╭─ The input

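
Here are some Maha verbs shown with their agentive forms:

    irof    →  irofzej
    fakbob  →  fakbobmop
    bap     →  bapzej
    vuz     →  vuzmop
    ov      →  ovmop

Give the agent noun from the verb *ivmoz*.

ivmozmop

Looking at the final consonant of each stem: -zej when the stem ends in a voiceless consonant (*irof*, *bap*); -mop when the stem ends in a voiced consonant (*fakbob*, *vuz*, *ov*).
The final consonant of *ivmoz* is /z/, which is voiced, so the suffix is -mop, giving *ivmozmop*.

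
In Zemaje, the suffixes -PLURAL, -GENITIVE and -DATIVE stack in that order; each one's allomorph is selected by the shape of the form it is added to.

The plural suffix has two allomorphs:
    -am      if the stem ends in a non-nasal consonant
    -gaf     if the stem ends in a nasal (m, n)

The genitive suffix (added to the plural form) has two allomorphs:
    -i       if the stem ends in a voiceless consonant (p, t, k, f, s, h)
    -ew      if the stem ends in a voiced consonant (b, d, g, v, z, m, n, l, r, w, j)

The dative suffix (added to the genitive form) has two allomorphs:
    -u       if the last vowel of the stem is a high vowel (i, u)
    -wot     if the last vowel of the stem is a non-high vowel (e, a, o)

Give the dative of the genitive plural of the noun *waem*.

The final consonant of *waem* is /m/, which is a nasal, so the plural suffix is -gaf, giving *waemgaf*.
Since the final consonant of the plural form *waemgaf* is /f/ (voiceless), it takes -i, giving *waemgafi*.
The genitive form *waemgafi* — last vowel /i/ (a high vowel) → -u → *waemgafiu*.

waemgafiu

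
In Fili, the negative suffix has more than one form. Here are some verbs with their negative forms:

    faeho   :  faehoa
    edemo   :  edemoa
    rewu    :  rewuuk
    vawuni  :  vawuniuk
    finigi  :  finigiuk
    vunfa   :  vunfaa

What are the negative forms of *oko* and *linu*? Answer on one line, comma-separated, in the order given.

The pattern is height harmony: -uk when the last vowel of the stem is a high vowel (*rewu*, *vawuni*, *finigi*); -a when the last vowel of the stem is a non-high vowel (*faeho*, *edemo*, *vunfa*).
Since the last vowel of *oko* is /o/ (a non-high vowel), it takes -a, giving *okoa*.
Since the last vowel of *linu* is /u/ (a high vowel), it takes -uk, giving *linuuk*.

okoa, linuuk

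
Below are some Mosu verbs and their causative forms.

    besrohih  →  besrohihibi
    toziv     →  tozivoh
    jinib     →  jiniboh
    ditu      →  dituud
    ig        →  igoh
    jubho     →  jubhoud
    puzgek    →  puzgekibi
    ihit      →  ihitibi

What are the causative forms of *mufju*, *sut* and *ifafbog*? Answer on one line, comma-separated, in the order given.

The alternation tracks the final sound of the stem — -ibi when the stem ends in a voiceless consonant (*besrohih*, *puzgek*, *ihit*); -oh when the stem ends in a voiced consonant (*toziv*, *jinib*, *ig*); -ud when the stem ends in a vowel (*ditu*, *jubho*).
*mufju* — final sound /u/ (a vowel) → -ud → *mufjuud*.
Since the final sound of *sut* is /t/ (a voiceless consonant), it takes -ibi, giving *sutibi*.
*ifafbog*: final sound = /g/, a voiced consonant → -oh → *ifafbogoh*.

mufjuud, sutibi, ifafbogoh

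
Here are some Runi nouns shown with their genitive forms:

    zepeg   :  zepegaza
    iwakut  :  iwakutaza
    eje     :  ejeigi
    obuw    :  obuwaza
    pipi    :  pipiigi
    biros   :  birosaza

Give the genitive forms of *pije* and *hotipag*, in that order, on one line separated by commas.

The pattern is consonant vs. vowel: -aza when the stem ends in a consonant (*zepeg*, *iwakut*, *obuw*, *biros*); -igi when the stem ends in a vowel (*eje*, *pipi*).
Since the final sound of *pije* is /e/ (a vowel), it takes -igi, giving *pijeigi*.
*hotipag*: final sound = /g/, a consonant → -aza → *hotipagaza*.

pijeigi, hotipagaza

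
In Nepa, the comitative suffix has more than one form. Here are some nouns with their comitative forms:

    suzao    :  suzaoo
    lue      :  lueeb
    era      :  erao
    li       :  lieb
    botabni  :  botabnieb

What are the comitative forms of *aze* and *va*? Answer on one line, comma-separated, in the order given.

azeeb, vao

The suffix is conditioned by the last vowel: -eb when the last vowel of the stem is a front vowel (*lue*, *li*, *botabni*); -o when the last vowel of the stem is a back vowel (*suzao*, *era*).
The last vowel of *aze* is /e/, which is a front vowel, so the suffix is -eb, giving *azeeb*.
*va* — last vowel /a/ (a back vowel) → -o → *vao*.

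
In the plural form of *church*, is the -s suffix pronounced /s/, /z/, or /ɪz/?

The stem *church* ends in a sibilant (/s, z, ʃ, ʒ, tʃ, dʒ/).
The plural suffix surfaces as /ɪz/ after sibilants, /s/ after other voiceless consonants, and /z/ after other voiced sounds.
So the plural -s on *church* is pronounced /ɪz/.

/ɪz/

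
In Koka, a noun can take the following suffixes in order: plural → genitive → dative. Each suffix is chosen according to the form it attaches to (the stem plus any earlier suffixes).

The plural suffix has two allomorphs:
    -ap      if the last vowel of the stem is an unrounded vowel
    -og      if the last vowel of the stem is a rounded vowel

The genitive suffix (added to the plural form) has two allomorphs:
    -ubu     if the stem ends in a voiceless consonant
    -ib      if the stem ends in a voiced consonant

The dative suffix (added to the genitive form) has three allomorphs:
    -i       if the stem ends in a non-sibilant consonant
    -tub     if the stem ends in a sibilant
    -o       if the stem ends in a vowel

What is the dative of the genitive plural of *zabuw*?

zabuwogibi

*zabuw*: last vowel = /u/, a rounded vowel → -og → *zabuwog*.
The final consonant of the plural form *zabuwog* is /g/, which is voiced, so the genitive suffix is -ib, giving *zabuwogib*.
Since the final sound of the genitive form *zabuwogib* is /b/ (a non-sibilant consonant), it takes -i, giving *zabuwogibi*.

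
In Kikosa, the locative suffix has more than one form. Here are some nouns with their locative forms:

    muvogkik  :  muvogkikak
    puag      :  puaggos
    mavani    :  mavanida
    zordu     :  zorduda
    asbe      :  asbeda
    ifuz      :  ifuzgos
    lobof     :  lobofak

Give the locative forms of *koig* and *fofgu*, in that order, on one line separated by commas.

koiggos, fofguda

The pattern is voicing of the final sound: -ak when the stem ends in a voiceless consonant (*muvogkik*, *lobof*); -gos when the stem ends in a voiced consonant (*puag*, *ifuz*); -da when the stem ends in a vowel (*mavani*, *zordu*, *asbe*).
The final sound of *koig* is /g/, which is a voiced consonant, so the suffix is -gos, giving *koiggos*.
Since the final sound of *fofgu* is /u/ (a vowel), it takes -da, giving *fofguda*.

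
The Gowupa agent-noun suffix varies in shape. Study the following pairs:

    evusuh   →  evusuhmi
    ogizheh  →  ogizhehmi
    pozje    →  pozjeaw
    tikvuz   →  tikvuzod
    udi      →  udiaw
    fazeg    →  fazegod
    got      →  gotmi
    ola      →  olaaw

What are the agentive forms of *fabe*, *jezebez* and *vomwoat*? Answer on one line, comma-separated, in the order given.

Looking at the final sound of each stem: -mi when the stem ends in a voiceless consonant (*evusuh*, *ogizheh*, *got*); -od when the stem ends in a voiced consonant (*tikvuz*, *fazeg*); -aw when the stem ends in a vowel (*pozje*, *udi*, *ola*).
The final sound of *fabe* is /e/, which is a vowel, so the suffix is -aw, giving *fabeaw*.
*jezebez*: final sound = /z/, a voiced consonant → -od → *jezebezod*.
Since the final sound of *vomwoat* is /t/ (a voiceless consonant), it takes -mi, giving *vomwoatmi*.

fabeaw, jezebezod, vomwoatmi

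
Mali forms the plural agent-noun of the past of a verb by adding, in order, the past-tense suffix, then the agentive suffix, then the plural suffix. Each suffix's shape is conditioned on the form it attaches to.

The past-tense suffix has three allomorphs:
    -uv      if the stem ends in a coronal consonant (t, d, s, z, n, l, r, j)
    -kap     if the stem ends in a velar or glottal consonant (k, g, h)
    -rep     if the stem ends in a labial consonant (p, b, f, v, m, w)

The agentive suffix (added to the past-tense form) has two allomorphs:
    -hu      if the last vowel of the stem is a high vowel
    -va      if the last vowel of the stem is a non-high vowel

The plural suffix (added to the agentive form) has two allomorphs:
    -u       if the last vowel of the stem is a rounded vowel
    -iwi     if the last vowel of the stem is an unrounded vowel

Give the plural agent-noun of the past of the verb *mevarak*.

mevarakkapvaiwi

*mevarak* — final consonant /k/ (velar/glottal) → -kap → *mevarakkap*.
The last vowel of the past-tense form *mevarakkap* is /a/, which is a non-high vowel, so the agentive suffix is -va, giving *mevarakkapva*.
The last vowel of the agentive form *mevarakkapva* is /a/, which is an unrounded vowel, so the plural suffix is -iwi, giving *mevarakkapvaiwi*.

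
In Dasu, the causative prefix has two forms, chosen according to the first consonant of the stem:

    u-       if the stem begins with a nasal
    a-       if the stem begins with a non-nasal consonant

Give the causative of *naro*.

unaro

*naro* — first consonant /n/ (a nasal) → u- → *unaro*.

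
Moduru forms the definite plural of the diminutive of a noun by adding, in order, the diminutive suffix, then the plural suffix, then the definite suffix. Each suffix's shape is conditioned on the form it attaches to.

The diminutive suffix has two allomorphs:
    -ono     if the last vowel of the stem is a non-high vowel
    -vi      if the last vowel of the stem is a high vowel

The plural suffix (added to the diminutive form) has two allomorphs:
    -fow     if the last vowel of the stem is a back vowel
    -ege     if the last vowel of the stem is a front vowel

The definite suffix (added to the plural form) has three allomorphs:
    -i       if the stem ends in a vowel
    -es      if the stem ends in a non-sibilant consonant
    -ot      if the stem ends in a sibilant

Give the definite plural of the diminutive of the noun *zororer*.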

╰─

§ What this task involves: Return each line from the data where the string "chosen" can be found.

§ Response box:
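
In Koka, a noun can take the following suffixes in order: plural → genitive → dative. Each suffix is chosen according to the form it attaches to (the stem plus any earlier suffixes).
In Dasu, the causative prefix has two forms, chosen according to the first consonant of the stem: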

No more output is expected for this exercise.